## Your task
Report every line of the records below that includes the string "lineages".

........

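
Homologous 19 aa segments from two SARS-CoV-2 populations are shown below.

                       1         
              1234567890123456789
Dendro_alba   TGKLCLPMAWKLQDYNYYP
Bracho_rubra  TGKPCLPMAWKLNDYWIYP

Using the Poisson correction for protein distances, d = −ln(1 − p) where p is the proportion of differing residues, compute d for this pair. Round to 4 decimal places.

0.2364

The sequences differ at positions 4 (L/P), 13 (Q/N), 16 (N/W), 17 (Y/I).
p = 4/19 = 0.210526.
d = −ln(1 − 0.210526) = −ln(0.789474) = 0.2364.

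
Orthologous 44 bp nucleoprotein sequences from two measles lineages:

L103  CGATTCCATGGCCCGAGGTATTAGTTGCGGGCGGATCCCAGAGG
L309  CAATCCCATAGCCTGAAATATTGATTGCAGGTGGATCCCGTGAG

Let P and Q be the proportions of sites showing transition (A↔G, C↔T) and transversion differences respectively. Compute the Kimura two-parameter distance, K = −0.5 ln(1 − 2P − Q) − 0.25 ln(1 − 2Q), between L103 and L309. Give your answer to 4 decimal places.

0.4871

The sequences differ at positions 2 (G/A, transition), 5 (T/C, transition), 10 (G/A, transition), 14 (C/T, transition), 17 (G/A, transition), 18 (G/A, transition), 23 (A/G, transition), 24 (G/A, transition), 29 (G/A, transition), 32 (C/T, transition), 40 (A/G, transition), 41 (G/T, transversion), 42 (A/G, transition), 43 (G/A, transition).
Of the 14 differences, 13 transitions and 1 transversion over 44 sites: P = 13/44 = 0.295455, Q = 1/44 = 0.022727.
d = −0.5·ln(0.386363) − 0.25·ln(0.954546) = −0.5·(-0.950978) − 0.25·(-0.046519) = 0.4871.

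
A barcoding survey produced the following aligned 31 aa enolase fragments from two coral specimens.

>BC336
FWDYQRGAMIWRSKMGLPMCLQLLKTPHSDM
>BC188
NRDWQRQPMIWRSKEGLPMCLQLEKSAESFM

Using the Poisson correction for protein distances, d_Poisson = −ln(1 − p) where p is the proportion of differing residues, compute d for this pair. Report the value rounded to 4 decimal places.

0.4383

The sequences differ at positions 1 (F/N), 2 (W/R), 4 (Y/W), 7 (G/Q), 8 (A/P), 15 (M/E), 24 (L/E), 26 (T/S), 27 (P/A), 28 (H/E), 30 (D/F).
p = 11/31 = 0.354839.
d = −ln(1 − 0.354839) = −ln(0.645161) = 0.4383.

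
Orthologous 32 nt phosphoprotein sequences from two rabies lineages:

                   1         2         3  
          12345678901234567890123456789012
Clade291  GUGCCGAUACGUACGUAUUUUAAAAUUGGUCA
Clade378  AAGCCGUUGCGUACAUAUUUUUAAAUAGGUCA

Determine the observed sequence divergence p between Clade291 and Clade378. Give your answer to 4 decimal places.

0.2188

Mismatches occur at site 1 (G/A), site 2 (U/A), site 7 (A/U), site 9 (A/G), site 15 (G/A), site 22 (A/U), site 27 (U/A).
There are 7 differences over 32 sites, so p = 7/32 = 0.2188.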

........

## Result for this task
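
Orthologous 44 bp nucleoprotein sequences from two measles lineages:
Orthologous 32 nt phosphoprotein sequences from two rabies lineages: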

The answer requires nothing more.